#### About this exercise:
Return exactly the lines below, starting with the one that has "Cooling load=66925 BTU/hr, dT=20.8" and going on through the one that has "43% of the supply".

Data provided START

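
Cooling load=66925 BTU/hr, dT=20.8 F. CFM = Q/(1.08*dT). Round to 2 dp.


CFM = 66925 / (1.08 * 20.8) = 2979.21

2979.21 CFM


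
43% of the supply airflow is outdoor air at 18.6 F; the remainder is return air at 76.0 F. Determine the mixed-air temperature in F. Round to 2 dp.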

Data provided END
Data provided START

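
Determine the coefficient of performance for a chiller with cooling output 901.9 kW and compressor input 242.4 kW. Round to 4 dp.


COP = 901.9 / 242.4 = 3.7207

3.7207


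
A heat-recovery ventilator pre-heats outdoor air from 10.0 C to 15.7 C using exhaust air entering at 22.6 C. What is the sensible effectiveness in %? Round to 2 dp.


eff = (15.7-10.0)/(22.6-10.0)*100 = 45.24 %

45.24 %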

Data provided END
Data provided START

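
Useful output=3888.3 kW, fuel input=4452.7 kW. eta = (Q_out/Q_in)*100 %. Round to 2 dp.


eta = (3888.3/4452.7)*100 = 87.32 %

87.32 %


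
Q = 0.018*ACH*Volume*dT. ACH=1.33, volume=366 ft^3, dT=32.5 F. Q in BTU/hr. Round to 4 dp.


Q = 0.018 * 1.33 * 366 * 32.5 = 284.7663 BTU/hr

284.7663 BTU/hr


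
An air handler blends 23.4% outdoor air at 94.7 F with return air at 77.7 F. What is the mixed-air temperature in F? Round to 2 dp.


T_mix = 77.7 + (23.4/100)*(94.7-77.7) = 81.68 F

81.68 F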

Data provided END

#### The answer:
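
Cooling load=66925 BTU/hr, dT=20.8 F. CFM = Q/(1.08*dT). Round to 2 dp.


CFM = 66925 / (1.08 * 20.8) = 2979.21

2979.21 CFM


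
43% of the supply airflow is outdoor air at 18.6 F; the remainder is return air at 76.0 F. Determine the mixed-air temperature in F. Round to 2 dp.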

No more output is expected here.